• [WORK TASK]: The entries below must be transcribed exactly. Leave nothing out.
DATASET EXCERPTS Start Marker
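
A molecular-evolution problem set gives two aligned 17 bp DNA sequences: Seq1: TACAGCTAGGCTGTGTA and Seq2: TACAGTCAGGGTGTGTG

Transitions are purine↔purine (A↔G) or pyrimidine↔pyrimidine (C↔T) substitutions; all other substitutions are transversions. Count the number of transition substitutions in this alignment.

The sequences differ at positions 6 (C/T, transition), 7 (T/C, transition), 11 (C/G, transversion), 17 (A/G, transition).
Of the 4 differences, 3 transitions and 1 transversion, so the answer is 3.

3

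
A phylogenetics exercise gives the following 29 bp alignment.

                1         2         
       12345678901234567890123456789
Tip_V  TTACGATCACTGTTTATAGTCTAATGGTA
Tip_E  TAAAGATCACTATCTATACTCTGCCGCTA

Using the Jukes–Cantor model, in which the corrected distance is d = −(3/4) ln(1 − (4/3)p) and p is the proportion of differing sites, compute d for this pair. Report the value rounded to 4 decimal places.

Differing sites — 2:T/A; 4:C/A; 12:G/A; 14:T/C; 19:G/C; 23:A/G; 24:A/C; 25:T/C; 27:G/C.
p = 9/29 = 0.310345.
d = −0.75 · ln(1 − (4/3)·0.310345) = −0.75 · ln(0.586207) = −0.75 · (-0.534082) = 0.4006.

0.4006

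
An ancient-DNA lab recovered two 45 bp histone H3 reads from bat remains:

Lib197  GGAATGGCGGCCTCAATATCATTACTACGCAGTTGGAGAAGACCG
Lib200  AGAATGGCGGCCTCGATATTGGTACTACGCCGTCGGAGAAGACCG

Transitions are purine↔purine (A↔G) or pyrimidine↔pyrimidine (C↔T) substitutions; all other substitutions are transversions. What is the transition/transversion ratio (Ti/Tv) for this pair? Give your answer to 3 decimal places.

2.500

Differing sites — 1:G/A (Ti); 15:A/G (Ti); 20:C/T (Ti); 21:A/G (Ti); 22:T/G (Tv); 31:A/C (Tv); 34:T/C (Ti).
Of the 7 differences, 5 transitions and 2 transversions, so Ti/Tv = 5/2 = 2.500.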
DATASET EXCERPTS End Marker
• [REPLY TO THE TASK]:
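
A molecular-evolution problem set gives two aligned 17 bp DNA sequences: Seq1: TACAGCTAGGCTGTGTA and Seq2: TACAGTCAGGGTGTGTG

Transitions are purine↔purine (A↔G) or pyrimidine↔pyrimidine (C↔T) substitutions; all other substitutions are transversions. Count the number of transition substitutions in this alignment.

The sequences differ at positions 6 (C/T, transition), 7 (T/C, transition), 11 (C/G, transversion), 17 (A/G, transition).
Of the 4 differences, 3 transitions and 1 transversion, so the answer is 3.

3

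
A phylogenetics exercise gives the following 29 bp alignment.

                1         2         
       12345678901234567890123456789
Tip_V  TTACGATCACTGTTTATAGTCTAATGGTA
Tip_E  TAAAGATCACTATCTATACTCTGCCGCTA

Using the Jukes–Cantor model, in which the corrected distance is d = −(3/4) ln(1 − (4/3)p) and p is the proportion of differing sites, compute d for this pair. Report the value rounded to 4 decimal places.

Differing sites — 2:T/A; 4:C/A; 12:G/A; 14:T/C; 19:G/C; 23:A/G; 24:A/C; 25:T/C; 27:G/C.
p = 9/29 = 0.310345.
d = −0.75 · ln(1 − (4/3)·0.310345) = −0.75 · ln(0.586207) = −0.75 · (-0.534082) = 0.4006.

0.4006

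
An ancient-DNA lab recovered two 45 bp histone H3 reads from bat remains:

Lib197  GGAATGGCGGCCTCAATATCATTACTACGCAGTTGGAGAAGACCG
Lib200  AGAATGGCGGCCTCGATATTGGTACTACGCCGTCGGAGAAGACCG

Transitions are purine↔purine (A↔G) or pyrimidine↔pyrimidine (C↔T) substitutions; all other substitutions are transversions. What is the transition/transversion ratio (Ti/Tv) for this pair? Give your answer to 3 decimal places.

2.500

Differing sites — 1:G/A (Ti); 15:A/G (Ti); 20:C/T (Ti); 21:A/G (Ti); 22:T/G (Tv); 31:A/C (Tv); 34:T/C (Ti).
Of the 7 differences, 5 transitions and 2 transversions, so Ti/Tv = 5/2 = 2.500.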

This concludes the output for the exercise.